*Assignment*
Using the listing below, select the lines with the word "particles" and copy them.

*Entries provided*
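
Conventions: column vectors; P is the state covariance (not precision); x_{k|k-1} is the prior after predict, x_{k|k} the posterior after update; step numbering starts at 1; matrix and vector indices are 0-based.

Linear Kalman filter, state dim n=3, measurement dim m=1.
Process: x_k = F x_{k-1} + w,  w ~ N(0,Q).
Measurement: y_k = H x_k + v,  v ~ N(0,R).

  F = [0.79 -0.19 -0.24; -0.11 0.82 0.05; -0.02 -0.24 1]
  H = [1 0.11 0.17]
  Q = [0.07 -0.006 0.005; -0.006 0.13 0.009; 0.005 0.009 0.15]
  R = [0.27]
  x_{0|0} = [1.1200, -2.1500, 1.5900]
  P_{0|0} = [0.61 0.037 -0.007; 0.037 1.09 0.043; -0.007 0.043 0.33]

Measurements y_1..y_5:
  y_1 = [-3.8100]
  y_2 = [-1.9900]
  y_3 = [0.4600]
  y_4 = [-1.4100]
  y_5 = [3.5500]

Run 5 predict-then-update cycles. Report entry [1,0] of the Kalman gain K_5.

K[1,0] = -0.2067

step 1: x^-=[0.9117, -1.8067, 2.0836]  P^-=[0.5045 -0.2174 -0.0523; -0.2174 0.8681 -0.1518; -0.0523 -0.1518 0.5230]  S=[0.7289]  K=[0.6472; -0.2026; 0.0274]  nu=[-4.8772]  x^+=[-2.2448, -0.8184, 1.9501]  P^+=[0.1992 -0.1218 -0.0652; -0.1218 0.8381 -0.1477; -0.0652 -0.1477 0.5225]
step 2: x^-=[-2.0859, -0.3266, 2.1914]  P^-=[0.3025 -0.2154 -0.0949; -0.2154 0.7078 -0.2427; -0.0949 -0.2427 0.7932]  S=[0.5152]  K=[0.5098; -0.3471; 0.0256]  nu=[-0.2407]  x^+=[-2.2086, -0.2431, 2.1852]  P^+=[0.1686 -0.1243 -0.1017; -0.1243 0.6458 -0.2382; -0.1017 -0.2382 0.7928]
step 3: x^-=[-2.2231, 0.1529, 2.2878]  P^-=[0.2983 -0.1714 -0.1847; -0.1714 0.5722 -0.2605; -0.1847 -0.2605 1.0973]  S=[0.4967]  K=[0.4994; -0.3076; -0.0539]  nu=[2.2773]  x^+=[-1.0857, -0.5476, 2.1649]  P^+=[0.1744 -0.0951 -0.1713; -0.0951 0.5253 -0.2687; -0.1713 -0.2687 1.0959]
step 4: x^-=[-1.2732, -0.2213, 2.3180]  P^-=[0.3300 -0.1356 -0.3197; -0.1356 0.4851 -0.2382; -0.3197 -0.2382 1.4111]  S=[0.4992]  K=[0.5223; -0.2459; -0.2124]  nu=[-0.5065]  x^+=[-1.5377, -0.0968, 2.4256]  P^+=[0.1938 -0.0715 -0.2643; -0.0715 0.4549 -0.2643; -0.2643 -0.2643 1.3886]
step 5: x^-=[-1.7786, 0.2111, 2.4796]  P^-=[0.3850 -0.1211 -0.4724; -0.1211 0.4358 -0.1956; -0.4724 -0.1956 1.7016]  S=[0.5148]  K=[0.5659; -0.2067; -0.3975]  nu=[4.8838]  x^+=[0.9850, -0.7982, 0.5384]  P^+=[0.2201 -0.0609 -0.3566; -0.0609 0.4138 -0.2379; -0.3566 -0.2379 1.6203]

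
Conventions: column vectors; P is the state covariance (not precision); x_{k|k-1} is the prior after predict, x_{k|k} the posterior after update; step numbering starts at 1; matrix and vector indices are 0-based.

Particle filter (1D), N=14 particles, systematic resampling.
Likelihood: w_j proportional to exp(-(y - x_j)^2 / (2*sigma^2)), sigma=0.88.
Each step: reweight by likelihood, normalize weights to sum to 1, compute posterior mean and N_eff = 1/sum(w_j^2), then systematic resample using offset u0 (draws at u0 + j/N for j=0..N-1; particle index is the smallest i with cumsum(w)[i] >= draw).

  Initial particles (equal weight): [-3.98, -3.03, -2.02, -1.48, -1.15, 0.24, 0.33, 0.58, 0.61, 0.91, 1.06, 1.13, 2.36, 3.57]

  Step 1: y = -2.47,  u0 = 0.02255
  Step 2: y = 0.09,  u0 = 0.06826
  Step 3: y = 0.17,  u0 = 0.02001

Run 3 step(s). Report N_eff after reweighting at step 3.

N_eff = 11.8053

step 1: w=[0.0819, 0.2917, 0.3133, 0.1897, 0.1159, 0.0031, 0.0023, 0.0009, 0.0008, 0.0002, 0.0001, 0.0001, 0.0000, 0.0000]  mean=-2.2539  Neff=4.1772  idx=[0, 1, 1, 1, 1, 2, 2, 2, 2, 2, 3, 3, 4, 4]
step 2: w=[0.0000, 0.0013, 0.0013, 0.0013, 0.0013, 0.0392, 0.0392, 0.0392, 0.0392, 0.0392, 0.1416, 0.1416, 0.2577, 0.2577]  mean=-1.4240  Neff=5.5369  idx=[6, 8, 10, 10, 11, 11, 12, 12, 12, 12, 13, 13, 13, 13]
step 3: w=[0.0134, 0.0134, 0.0511, 0.0511, 0.0511, 0.0511, 0.0961, 0.0961, 0.0961, 0.0961, 0.0961, 0.0961, 0.0961, 0.0961]  mean=-1.2407  Neff=11.8053  idx=[1, 3, 4, 6, 6, 7, 8, 9, 9, 10, 11, 11, 12, 13]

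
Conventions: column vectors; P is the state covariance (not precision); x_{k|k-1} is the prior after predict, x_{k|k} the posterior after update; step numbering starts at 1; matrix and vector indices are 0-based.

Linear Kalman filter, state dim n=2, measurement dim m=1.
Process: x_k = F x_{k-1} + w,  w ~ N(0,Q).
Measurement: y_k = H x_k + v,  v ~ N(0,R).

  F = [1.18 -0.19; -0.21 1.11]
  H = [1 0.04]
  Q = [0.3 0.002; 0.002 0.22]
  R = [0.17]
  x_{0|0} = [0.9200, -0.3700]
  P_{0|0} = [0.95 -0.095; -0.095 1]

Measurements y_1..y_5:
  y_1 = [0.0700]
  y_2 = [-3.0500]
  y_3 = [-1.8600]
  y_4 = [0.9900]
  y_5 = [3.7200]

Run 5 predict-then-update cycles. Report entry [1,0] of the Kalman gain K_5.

step 1: x^-=[1.1559, -0.6039]  P^-=[1.7015 -0.5725; -0.5725 1.5383]  S=[1.8281]  K=[0.9182; -0.2795]  nu=[-1.0617]  x^+=[0.1810, -0.3071]  P^+=[0.1602 -0.1033; -0.1033 1.3954]
step 2: x^-=[0.2720, -0.3789]  P^-=[0.6198 -0.4715; -0.4715 1.9946]  S=[0.7553]  K=[0.7957; -0.5186]  nu=[-3.3068]  x^+=[-2.3591, 1.3360]  P^+=[0.1417 -0.1598; -0.1598 1.7914]
step 3: x^-=[-3.0376, 1.9784]  P^-=[0.6336 -0.6266; -0.6266 2.5080]  S=[0.7575]  K=[0.8034; -0.6948]  nu=[1.0985]  x^+=[-2.1551, 1.2151]  P^+=[0.1447 -0.2038; -0.2038 2.1423]
step 4: x^-=[-2.7739, 1.8014]  P^-=[0.6702 -0.7608; -0.7608 2.9609]  S=[0.7841]  K=[0.8160; -0.8192]  nu=[3.6919]  x^+=[0.2385, -1.2229]  P^+=[0.1482 -0.2366; -0.2366 2.4347]
step 5: x^-=[0.5138, -1.4075]  P^-=[0.7003 -0.8676; -0.8676 3.3367]  S=[0.8063]  K=[0.8256; -0.9106]  nu=[3.2625]  x^+=[3.2072, -4.3782]  P^+=[0.1508 -0.2615; -0.2615 2.6682]

K[1,0] = -0.9106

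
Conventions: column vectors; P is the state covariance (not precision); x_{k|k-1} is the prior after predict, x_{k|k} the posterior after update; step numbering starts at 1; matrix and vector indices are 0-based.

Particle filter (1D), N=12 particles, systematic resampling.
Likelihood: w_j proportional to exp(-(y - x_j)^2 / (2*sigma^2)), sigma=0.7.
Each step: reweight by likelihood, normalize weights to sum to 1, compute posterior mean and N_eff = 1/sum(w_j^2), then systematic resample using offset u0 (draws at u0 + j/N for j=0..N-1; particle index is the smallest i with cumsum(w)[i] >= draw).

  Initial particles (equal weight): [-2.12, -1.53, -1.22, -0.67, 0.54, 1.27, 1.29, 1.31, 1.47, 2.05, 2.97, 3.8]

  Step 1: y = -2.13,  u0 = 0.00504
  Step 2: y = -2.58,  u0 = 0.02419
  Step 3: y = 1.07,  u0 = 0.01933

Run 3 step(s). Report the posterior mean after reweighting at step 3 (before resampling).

step 1: w=[0.4471, 0.3097, 0.1921, 0.0508, 0.0003, 0.0000, 0.0000, 0.0000, 0.0000, 0.0000, 0.0000, 0.0000]  mean=-1.6899  Neff=2.9825  idx=[0, 0, 0, 0, 0, 0, 1, 1, 1, 1, 2, 2]
step 2: w=[0.1252, 0.1252, 0.1252, 0.1252, 0.1252, 0.1252, 0.0504, 0.0504, 0.0504, 0.0504, 0.0235, 0.0235]  mean=-1.9586  Neff=9.4942  idx=[0, 0, 1, 2, 2, 3, 4, 4, 5, 6, 8, 9]
step 3: w=[0.0094, 0.0094, 0.0094, 0.0094, 0.0094, 0.0094, 0.0094, 0.0094, 0.0094, 0.3053, 0.3053, 0.3053]  mean=-1.5797  Neff=3.5666  idx=[2, 9, 9, 9, 9, 10, 10, 10, 10, 11, 11, 11]

post_mean = -1.5797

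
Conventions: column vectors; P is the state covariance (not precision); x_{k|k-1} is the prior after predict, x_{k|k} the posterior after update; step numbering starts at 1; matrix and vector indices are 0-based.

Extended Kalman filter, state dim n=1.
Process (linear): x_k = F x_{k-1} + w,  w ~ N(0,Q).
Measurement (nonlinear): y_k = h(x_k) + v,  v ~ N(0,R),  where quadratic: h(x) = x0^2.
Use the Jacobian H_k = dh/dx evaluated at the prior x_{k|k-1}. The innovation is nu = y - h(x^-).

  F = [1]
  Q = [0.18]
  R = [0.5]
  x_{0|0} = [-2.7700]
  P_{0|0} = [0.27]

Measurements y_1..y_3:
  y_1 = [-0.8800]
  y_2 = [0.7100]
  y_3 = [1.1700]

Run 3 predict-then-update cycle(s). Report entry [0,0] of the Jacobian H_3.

step 1: x^-=[-2.7700]  P^-=[0.4500]  H_jac=[-5.5400]  S=[14.3112]  K=[-0.1742]  nu=[-8.5529]  x^+=[-1.2801]  P^+=[0.0157]
step 2: x^-=[-1.2801]  P^-=[0.1957]  H_jac=[-2.5602]  S=[1.7829]  K=[-0.2811]  nu=[-0.9286]  x^+=[-1.0191]  P^+=[0.0549]
step 3: x^-=[-1.0191]  P^-=[0.2349]  H_jac=[-2.0382]  S=[1.4758]  K=[-0.3244]  nu=[0.1314]  x^+=[-1.0617]  P^+=[0.0796]

H_jac[0,0] = -2.0382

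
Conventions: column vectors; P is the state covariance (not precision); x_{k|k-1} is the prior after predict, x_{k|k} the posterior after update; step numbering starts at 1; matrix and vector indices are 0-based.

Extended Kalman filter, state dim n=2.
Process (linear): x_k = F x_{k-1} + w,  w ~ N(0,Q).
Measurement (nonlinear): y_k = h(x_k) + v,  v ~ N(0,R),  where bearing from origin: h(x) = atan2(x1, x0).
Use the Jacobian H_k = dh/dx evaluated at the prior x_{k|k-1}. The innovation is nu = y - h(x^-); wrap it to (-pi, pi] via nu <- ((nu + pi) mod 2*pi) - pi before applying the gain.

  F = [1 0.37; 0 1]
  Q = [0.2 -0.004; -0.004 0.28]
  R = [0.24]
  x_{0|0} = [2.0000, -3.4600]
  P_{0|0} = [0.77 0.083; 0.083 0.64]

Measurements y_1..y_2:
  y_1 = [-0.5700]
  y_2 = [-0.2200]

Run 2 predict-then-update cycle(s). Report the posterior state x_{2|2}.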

*Written reply*
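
Particle filter (1D), N=14 particles, systematic resampling.
  Initial particles (equal weight): [-3.98, -3.03, -2.02, -1.48, -1.15, 0.24, 0.33, 0.58, 0.61, 0.91, 1.06, 1.13, 2.36, 3.57]
Particle filter (1D), N=12 particles, systematic resampling.
  Initial particles (equal weight): [-2.12, -1.53, -1.22, -0.67, 0.54, 1.27, 1.29, 1.31, 1.47, 2.05, 2.97, 3.8]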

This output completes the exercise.